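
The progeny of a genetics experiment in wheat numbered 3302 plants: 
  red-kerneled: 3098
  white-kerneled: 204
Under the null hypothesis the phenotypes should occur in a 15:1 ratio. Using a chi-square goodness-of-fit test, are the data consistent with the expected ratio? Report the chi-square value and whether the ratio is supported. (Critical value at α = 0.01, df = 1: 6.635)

0.029; consistent

Under the 15:1 hypothesis (Σ ratio = 16, N = 3302):
  red-kerneled: 3302 × 15/16 = 3095.625
  white-kerneled: 3302 × 1/16 = 206.375
χ² = Σ (O − E)² / E
  red-kerneled: (3098 − 3095.625)² / 3095.625 = 0.0018
  white-kerneled: (204 − 206.375)² / 206.375 = 0.0273
χ² = 0.0018 + 0.0273 = 0.0291 ≈ 0.029
Degrees of freedom = 2 − 1 = 1; critical value at α = 0.01 is 6.635.
Since 0.029 < 6.635, we fail to reject the null hypothesis — the data are consistent with the 15:1 ratio.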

§

The response must consist solely of the lines from the one with "Under the null" through the end of the listing above, copied exactly; please include the first and the last.

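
Under the null hypothesis the phenotypes should occur in a 15:1 ratio. Using a chi-square goodness-of-fit test, are the data consistent with the expected ratio? Report the chi-square value and whether the ratio is supported. (Critical value at α = 0.01, df = 1: 6.635)

0.029; consistent

Under the 15:1 hypothesis (Σ ratio = 16, N = 3302):
  red-kerneled: 3302 × 15/16 = 3095.625
  white-kerneled: 3302 × 1/16 = 206.375
χ² = Σ (O − E)² / E
  red-kerneled: (3098 − 3095.625)² / 3095.625 = 0.0018
  white-kerneled: (204 − 206.375)² / 206.375 = 0.0273
χ² = 0.0018 + 0.0273 = 0.0291 ≈ 0.029
Degrees of freedom = 2 − 1 = 1; critical value at α = 0.01 is 6.635.
Since 0.029 < 6.635, we fail to reject the null hypothesis — the data are consistent with the 15:1 ratio.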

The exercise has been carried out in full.